*** Begin section ***
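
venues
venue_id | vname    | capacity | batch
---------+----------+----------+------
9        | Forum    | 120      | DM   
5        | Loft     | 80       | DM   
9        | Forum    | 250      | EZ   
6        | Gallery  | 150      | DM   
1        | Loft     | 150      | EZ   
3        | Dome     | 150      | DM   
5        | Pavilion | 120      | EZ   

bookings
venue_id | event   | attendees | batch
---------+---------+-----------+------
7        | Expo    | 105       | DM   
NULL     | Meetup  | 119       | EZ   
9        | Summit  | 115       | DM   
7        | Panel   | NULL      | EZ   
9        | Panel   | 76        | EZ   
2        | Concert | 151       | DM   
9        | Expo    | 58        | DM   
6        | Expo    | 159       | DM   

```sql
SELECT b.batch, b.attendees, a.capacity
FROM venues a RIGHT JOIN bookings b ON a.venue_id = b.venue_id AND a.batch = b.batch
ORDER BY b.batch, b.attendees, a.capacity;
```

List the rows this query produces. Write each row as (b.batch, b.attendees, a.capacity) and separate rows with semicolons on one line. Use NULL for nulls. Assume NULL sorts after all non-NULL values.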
*** End section ***
> **ABOUT THIS TASK**
Extract from the material all lines containing the string "capacity".

> **OUTPUT FOR THIS EXERCISE**
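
venue_id | vname    | capacity | batch
SELECT b.batch, b.attendees, a.capacity
ORDER BY b.batch, b.attendees, a.capacity;
List the rows this query produces. Write each row as (b.batch, b.attendees, a.capacity) and separate rows with semicolons on one line. Use NULL for nulls. Assume NULL sorts after all non-NULL values.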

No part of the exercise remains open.